- **What is being asked**
Reproduce the entries exactly as they appear below.

- **Provided data**
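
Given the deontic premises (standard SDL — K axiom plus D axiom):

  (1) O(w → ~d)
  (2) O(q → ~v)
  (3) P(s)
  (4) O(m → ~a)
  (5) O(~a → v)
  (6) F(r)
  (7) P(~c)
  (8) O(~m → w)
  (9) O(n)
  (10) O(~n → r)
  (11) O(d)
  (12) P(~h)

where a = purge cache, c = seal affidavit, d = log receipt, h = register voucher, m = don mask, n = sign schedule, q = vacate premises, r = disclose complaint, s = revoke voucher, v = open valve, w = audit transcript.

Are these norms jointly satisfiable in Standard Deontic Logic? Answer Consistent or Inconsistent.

Consistent

Premise 10 is O(~n → r), but O(~n) is not derivable from the premises, so it does not yield O(r).
So O(r) is not derivable, and the apparent clash with O(~r) does not arise.
A world satisfying every obligation exists (e.g. a=false, c=false, d=true, h=false, m=true, n=true, q=false, r=false, s=false, v=true, w=false); no atom is both obligatory and forbidden, so the set is consistent.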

- **Answer box**
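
Given the deontic premises (standard SDL — K axiom plus D axiom):

  (1) O(w → ~d)
  (2) O(q → ~v)
  (3) P(s)
  (4) O(m → ~a)
  (5) O(~a → v)
  (6) F(r)
  (7) P(~c)
  (8) O(~m → w)
  (9) O(n)
  (10) O(~n → r)
  (11) O(d)
  (12) P(~h)

where a = purge cache, c = seal affidavit, d = log receipt, h = register voucher, m = don mask, n = sign schedule, q = vacate premises, r = disclose complaint, s = revoke voucher, v = open valve, w = audit transcript.

Are these norms jointly satisfiable in Standard Deontic Logic? Answer Consistent or Inconsistent.

Consistent

Premise 10 is O(~n → r), but O(~n) is not derivable from the premises, so it does not yield O(r).
So O(r) is not derivable, and the apparent clash with O(~r) does not arise.
A world satisfying every obligation exists (e.g. a=false, c=false, d=true, h=false, m=true, n=true, q=false, r=false, s=false, v=true, w=false); no atom is both obligatory and forbidden, so the set is consistent.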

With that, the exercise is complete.